What this task involves: Lines from the line with "A light sensor" to the line with "An Ir-192 radiography" in the entries below, and only those, must be output exactly, with both ends included.

Records supplied:

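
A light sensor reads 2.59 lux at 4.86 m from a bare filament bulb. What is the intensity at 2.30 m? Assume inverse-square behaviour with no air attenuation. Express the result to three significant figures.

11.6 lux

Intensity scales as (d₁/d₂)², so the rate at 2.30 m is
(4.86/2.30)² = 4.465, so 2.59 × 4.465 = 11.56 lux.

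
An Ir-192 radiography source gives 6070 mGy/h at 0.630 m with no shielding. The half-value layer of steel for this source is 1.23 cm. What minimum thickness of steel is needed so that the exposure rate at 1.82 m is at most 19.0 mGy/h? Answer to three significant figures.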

--

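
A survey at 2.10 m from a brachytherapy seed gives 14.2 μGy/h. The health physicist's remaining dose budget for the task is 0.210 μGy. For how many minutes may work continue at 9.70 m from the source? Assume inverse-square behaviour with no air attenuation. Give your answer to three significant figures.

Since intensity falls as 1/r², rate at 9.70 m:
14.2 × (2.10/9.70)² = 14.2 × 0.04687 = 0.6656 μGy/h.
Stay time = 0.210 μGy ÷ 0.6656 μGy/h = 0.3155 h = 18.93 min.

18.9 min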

Answer for the task:
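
A light sensor reads 2.59 lux at 4.86 m from a bare filament bulb. What is the intensity at 2.30 m? Assume inverse-square behaviour with no air attenuation. Express the result to three significant figures.

11.6 lux

Intensity scales as (d₁/d₂)², so the rate at 2.30 m is
(4.86/2.30)² = 4.465, so 2.59 × 4.465 = 11.56 lux.

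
An Ir-192 radiography source gives 6070 mGy/h at 0.630 m with no shielding. The half-value layer of steel for this source is 1.23 cm. What minimum thickness of steel is needed so that the exposure rate at 1.82 m is at most 19.0 mGy/h? Answer to three significant figures.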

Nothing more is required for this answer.